WHAT THE EXERCISE ASKS:
Exactly as written, transcribe the lines that run from the one containing "What is the" to the end of the records below.

(Data entries)

⁂

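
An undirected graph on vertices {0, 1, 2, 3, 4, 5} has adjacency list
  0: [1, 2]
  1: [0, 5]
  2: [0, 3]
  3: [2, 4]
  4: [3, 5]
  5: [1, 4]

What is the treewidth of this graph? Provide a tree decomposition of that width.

The largest bag has 3 vertices, giving width 2; this decomposition certifies tw(G) ≤ 2. For the lower bound, G contains the cycle 3–4–5–1–0–2–3, so G is not a forest; only forests have treewidth ≤ 1, hence tw(G) ≥ 2. Hence tw(G) = 2 exactly.

Treewidth 2.
Bags: B1 = {3, 4, 5}  B2 = {1, 3, 5}  B3 = {0, 1, 3}  B4 = {0, 2, 3}
Tree: B1–B2, B2–B3, B3–B4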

⁂

TASK RESULT:
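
What is the treewidth of this graph? Provide a tree decomposition of that width.

The largest bag has 3 vertices, giving width 2; this decomposition certifies tw(G) ≤ 2. For the lower bound, G contains the cycle 3–4–5–1–0–2–3, so G is not a forest; only forests have treewidth ≤ 1, hence tw(G) ≥ 2. Hence tw(G) = 2 exactly.

Treewidth 2.
Bags: B1 = {3, 4, 5}  B2 = {1, 3, 5}  B3 = {0, 1, 3}  B4 = {0, 2, 3}
Tree: B1–B2, B2–B3, B3–B4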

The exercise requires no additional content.